### DATA LISTING ###

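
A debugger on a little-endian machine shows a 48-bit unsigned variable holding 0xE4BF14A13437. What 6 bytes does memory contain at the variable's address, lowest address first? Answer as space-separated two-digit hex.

Split into bytes (most-significant first): E4 BF 14 A1 34 37.
Little-endian stores the least-significant byte at the lowest address.
So at ascending addresses the bytes are 37 34 A1 14 BF E4.

37 34 A1 14 BF E4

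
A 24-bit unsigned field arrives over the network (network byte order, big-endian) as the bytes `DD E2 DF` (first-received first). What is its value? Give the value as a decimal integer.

Big-endian stores the most-significant byte at the lowest address.
The bytes are already most-significant first: 0xDDE2DF.
0xDDE2DF = 14541535.

14541535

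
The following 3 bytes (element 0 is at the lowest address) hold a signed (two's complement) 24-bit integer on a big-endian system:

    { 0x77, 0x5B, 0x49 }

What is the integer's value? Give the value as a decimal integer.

7822153

Big-endian stores the most-significant byte at the lowest address.
The bytes are already most-significant first: 0x775B49.
0x775B49 = 7822153.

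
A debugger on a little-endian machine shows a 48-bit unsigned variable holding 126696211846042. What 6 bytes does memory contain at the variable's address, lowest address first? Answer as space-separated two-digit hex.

126696211846042 in hexadecimal, padded to 48 bits, is 0x733AC2B3939A.
Split into bytes (most-significant first): 73 3A C2 B3 93 9A.
Little-endian: lowest address holds the least-significant byte.
So at ascending addresses the bytes are 9A 93 B3 C2 3A 73.

9A 93 B3 C2 3A 73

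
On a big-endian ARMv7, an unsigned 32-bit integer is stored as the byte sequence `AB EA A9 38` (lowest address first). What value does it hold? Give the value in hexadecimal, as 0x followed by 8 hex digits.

0xABEAA938

Big-endian: lowest address holds the most-significant byte.
The bytes are already most-significant first: 0xABEAA938.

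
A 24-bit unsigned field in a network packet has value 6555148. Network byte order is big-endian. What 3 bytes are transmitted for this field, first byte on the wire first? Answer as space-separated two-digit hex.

64 06 0C

6555148 in hexadecimal, padded to 24 bits, is 0x64060C.
Split into bytes (most-significant first): 64 06 0C.
Big-endian stores the most-significant byte at the lowest address.
So the memory order matches the most-significant-first order: 64 06 0C.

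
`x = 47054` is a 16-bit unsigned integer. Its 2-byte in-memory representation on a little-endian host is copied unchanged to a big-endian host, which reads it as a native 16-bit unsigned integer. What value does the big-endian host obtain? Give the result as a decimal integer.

47054 in 16-bit hexadecimal is 0xB7CE.
Stored little-endian, the bytes at ascending addresses are CE B7.
Read back as big-endian, the last byte is least significant, giving 0xCEB7.
0xCEB7 = 52919.

52919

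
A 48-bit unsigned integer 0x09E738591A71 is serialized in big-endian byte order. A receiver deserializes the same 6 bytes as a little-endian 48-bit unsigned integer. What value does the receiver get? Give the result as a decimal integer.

124357979989769

Stored big-endian, the bytes at ascending addresses are 09 E7 38 59 1A 71.
Read back as little-endian, the first byte is least significant, giving 0x711A5938E709.
0x711A5938E709 = 124357979989769.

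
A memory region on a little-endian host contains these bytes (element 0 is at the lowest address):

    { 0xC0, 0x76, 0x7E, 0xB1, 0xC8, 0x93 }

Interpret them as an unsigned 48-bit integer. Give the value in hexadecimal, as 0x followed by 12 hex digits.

Little-endian: lowest address holds the least-significant byte.
Reassemble most-significant byte first: 93 C8 B1 7E 76 C0 → 0x93C8B17E76C0.

0x93C8B17E76C0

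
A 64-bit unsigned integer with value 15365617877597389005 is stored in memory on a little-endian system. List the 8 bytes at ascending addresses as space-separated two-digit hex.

CD 80 95 94 0C A4 3D D5

15365617877597389005 in hexadecimal, padded to 64 bits, is 0xD53DA40C949580CD.
Split into bytes (most-significant first): D5 3D A4 0C 94 95 80 CD.
Little-endian: lowest address holds the least-significant byte.
So at ascending addresses the bytes are CD 80 95 94 0C A4 3D D5.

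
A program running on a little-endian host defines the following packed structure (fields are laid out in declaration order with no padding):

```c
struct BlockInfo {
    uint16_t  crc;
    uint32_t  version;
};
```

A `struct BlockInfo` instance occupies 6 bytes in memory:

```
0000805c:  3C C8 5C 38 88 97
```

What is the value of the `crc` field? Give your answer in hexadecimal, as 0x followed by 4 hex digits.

`crc` is the first field, at byte offset 0, occupying 2 bytes.
Bytes at offsets 0..1: 3C C8.
Little-endian: lowest address holds the least-significant byte.
Reassemble most-significant byte first: C8 3C → 0xC83C.

0xC83C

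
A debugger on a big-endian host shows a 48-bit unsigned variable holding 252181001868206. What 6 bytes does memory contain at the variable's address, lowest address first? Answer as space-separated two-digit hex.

E5 5B 77 09 13 AE

252181001868206 in hexadecimal, padded to 48 bits, is 0xE55B770913AE.
Split into bytes (most-significant first): E5 5B 77 09 13 AE.
Big-endian stores the most-significant byte at the lowest address.
So the memory order matches the most-significant-first order: E5 5B 77 09 13 AE.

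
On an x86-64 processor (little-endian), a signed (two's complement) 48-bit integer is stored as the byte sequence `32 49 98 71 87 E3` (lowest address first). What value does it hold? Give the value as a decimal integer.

-31304110814926

In little-endian order the low byte comes first in memory.
Reassemble most-significant byte first: E3 87 71 98 49 32 → 0xE38771984932.
Top bit is set, so as a signed 48-bit value this is 0xE38771984932 − 2^48 = -31304110814926.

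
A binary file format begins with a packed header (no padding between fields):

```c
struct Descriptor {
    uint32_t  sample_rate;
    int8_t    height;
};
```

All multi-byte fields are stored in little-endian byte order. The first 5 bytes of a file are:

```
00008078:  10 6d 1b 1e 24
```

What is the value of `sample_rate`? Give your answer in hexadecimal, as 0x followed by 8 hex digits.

0x1E1B6D10

`sample_rate` is the first field, at byte offset 0, occupying 4 bytes.
Bytes at offsets 0..3: 10 6D 1B 1E.
Little-endian stores the least-significant byte at the lowest address.
Reassemble most-significant byte first: 1E 1B 6D 10 → 0x1E1B6D10.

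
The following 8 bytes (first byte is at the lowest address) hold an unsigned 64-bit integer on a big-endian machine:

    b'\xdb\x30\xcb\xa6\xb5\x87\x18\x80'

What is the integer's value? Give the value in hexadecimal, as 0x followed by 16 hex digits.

0xDB30CBA6B5871880

Big-endian stores the most-significant byte at the lowest address.
The bytes are already most-significant first: 0xDB30CBA6B5871880.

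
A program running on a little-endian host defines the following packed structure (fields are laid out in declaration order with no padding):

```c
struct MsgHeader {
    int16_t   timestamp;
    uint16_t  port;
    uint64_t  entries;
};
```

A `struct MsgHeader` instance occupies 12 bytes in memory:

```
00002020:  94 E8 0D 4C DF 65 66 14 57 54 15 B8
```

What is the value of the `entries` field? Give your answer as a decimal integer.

13264601010470807007

`entries` follows `timestamp` (2 B), `port` (2 B), so it starts at offset 2 + 2 = 4 and occupies 8 bytes.
Bytes at offsets 4..11: DF 65 66 14 57 54 15 B8.
In little-endian order the low byte comes first in memory.
Reassemble most-significant byte first: B8 15 54 57 14 66 65 DF → 0xB8155457146665DF.
0xB8155457146665DF = 13264601010470807007.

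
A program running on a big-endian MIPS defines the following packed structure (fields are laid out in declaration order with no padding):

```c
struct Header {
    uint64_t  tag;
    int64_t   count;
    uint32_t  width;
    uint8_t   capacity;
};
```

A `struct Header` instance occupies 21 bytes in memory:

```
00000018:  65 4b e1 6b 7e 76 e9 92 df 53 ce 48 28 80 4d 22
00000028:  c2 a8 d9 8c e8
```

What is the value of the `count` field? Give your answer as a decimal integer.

-2354311370872173278

`count` follows `tag` (8 bytes), so it starts at byte offset 8 and occupies 8 bytes.
Bytes at offsets 8..15: DF 53 CE 48 28 80 4D 22.
In big-endian order the high byte comes first in memory.
The bytes are already most-significant first: 0xDF53CE4828804D22.
Top bit is set, so as a signed 64-bit value this is 0xDF53CE4828804D22 − 2^64 = -2354311370872173278.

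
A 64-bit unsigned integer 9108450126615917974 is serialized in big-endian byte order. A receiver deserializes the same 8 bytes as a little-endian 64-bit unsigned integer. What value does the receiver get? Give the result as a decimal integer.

10859671473874233214

9108450126615917974 in 64-bit hexadecimal is 0x7E67B721AB4DB596.
Stored big-endian, the bytes at ascending addresses are 7E 67 B7 21 AB 4D B5 96.
Read back as little-endian, the first byte is least significant, giving 0x96B54DAB21B7677E.
0x96B54DAB21B7677E = 10859671473874233214.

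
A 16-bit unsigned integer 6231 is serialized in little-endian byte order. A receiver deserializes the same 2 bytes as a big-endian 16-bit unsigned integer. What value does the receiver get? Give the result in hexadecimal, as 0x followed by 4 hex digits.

6231 in 16-bit hexadecimal is 0x1857.
Stored little-endian, the bytes at ascending addresses are 57 18.
Read back as big-endian, the last byte is least significant, giving 0x5718.

0x5718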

###

• WHAT TO WORK ON: Look through the entries above and say how many lines hold the word "element", giving the number alone.

• RESULT OF THE EXERCISE: 2